■ Task objective ■
Exactly as written, reproduce the lines from the one that contains "- whatever is" through the end of the records.

### Data provided ###

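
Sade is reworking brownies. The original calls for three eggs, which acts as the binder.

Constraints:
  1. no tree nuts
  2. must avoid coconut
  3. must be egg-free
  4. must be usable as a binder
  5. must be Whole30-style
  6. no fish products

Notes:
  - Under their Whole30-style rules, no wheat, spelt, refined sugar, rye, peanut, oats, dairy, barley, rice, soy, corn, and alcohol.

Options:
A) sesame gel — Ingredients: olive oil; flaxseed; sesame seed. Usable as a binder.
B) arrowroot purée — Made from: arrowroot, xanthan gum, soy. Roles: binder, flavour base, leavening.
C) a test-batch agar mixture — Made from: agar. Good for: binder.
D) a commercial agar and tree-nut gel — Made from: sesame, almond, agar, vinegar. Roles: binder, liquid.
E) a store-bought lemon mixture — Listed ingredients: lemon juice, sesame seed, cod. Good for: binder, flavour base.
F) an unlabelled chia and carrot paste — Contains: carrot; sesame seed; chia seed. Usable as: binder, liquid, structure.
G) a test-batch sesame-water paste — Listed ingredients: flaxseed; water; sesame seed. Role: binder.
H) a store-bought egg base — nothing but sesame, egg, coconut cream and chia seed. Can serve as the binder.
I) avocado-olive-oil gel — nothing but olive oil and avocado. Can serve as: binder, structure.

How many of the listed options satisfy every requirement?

A: only sesame seed, olive oil, and flaxseed; none excluded — keep
B: has soy, so not Whole30-style — out
C: all constraints satisfied — OK
D: has almond, so not tree-nut-free — out
E: has cod, so not fish-free — no
F: only sesame seed, chia seed, and carrot; none excluded — valid
G: only sesame seed, water and flaxseed; none excluded — keep
H: has coconut cream, so not coconut-free; has egg, so not egg-free — reject
I: nothing on the exclusion list — OK

5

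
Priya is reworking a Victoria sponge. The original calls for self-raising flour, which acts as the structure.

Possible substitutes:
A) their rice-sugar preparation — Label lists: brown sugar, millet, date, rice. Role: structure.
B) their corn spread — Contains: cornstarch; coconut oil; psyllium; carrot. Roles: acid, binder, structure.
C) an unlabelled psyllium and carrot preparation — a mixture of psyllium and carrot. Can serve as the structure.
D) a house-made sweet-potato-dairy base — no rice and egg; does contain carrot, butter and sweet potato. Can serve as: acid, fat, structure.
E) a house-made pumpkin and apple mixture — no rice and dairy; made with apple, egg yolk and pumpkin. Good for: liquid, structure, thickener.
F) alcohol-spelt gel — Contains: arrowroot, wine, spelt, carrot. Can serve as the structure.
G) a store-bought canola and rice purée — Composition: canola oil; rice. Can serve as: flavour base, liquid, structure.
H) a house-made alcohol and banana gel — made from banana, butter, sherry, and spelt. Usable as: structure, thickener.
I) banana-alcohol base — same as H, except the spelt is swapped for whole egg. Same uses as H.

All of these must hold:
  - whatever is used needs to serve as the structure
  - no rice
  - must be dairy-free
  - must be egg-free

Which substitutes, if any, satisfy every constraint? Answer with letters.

A: has rice, so not rice-free — no
B: every rule checks out — valid
C: works as a structure, no dairy, no egg — OK
D: has butter, so not dairy-free — reject
E: has egg yolk, so not egg-free — reject
F: no dairy, no rice — valid
G: has rice, so not rice-free — reject
H: has butter, so not dairy-free — reject
I: has butter, so not dairy-free; has whole egg, so not egg-free — out

B, C, F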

###

■ The answer ■
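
  - whatever is used needs to serve as the structure
  - no rice
  - must be dairy-free
  - must be egg-free

Which substitutes, if any, satisfy every constraint? Answer with letters.

A: has rice, so not rice-free — no
B: every rule checks out — valid
C: works as a structure, no dairy, no egg — OK
D: has butter, so not dairy-free — reject
E: has egg yolk, so not egg-free — reject
F: no dairy, no rice — valid
G: has rice, so not rice-free — reject
H: has butter, so not dairy-free — reject
I: has butter, so not dairy-free; has whole egg, so not egg-free — out

B, C, F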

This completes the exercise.